____ MATERIAL PROVIDED

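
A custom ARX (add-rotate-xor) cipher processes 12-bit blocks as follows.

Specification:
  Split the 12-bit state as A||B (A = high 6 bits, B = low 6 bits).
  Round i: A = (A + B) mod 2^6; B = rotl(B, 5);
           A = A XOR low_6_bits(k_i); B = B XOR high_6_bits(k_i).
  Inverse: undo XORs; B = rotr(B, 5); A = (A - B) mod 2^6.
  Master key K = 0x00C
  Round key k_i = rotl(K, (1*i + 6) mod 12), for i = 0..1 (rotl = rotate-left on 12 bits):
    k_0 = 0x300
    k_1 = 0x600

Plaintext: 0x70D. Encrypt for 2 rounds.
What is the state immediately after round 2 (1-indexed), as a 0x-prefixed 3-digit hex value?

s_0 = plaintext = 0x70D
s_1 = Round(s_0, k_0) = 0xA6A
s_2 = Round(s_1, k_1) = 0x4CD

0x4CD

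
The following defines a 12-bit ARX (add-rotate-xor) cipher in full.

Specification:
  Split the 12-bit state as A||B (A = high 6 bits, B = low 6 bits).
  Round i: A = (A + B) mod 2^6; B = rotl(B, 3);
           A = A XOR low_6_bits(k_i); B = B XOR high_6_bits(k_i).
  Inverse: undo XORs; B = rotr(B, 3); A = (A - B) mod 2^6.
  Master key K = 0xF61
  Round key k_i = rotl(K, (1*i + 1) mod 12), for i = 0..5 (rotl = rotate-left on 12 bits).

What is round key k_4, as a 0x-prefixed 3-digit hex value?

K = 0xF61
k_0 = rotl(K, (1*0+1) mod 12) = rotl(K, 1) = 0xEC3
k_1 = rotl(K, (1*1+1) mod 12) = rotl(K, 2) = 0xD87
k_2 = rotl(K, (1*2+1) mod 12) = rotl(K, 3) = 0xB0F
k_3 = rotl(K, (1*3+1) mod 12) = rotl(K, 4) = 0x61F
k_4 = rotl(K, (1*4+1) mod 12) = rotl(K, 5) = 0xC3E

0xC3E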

________

For every line of the listing, produce an identical copy.

**SOLUTION FOR THIS PROBLEM**
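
A custom ARX (add-rotate-xor) cipher processes 12-bit blocks as follows.

Specification:
  Split the 12-bit state as A||B (A = high 6 bits, B = low 6 bits).
  Round i: A = (A + B) mod 2^6; B = rotl(B, 5);
           A = A XOR low_6_bits(k_i); B = B XOR high_6_bits(k_i).
  Inverse: undo XORs; B = rotr(B, 5); A = (A - B) mod 2^6.
  Master key K = 0x00C
  Round key k_i = rotl(K, (1*i + 6) mod 12), for i = 0..1 (rotl = rotate-left on 12 bits):
    k_0 = 0x300
    k_1 = 0x600

Plaintext: 0x70D. Encrypt for 2 rounds.
What is the state immediately after round 2 (1-indexed), as a 0x-prefixed 3-digit hex value?

s_0 = plaintext = 0x70D
s_1 = Round(s_0, k_0) = 0xA6A
s_2 = Round(s_1, k_1) = 0x4CD

0x4CD

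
The following defines a 12-bit ARX (add-rotate-xor) cipher in full.

Specification:
  Split the 12-bit state as A||B (A = high 6 bits, B = low 6 bits).
  Round i: A = (A + B) mod 2^6; B = rotl(B, 3);
           A = A XOR low_6_bits(k_i); B = B XOR high_6_bits(k_i).
  Inverse: undo XORs; B = rotr(B, 3); A = (A - B) mod 2^6.
  Master key K = 0xF61
  Round key k_i = rotl(K, (1*i + 1) mod 12), for i = 0..5 (rotl = rotate-left on 12 bits).

What is round key k_4, as a 0x-prefixed 3-digit hex value?

K = 0xF61
k_0 = rotl(K, (1*0+1) mod 12) = rotl(K, 1) = 0xEC3
k_1 = rotl(K, (1*1+1) mod 12) = rotl(K, 2) = 0xD87
k_2 = rotl(K, (1*2+1) mod 12) = rotl(K, 3) = 0xB0F
k_3 = rotl(K, (1*3+1) mod 12) = rotl(K, 4) = 0x61F
k_4 = rotl(K, (1*4+1) mod 12) = rotl(K, 5) = 0xC3E

0xC3E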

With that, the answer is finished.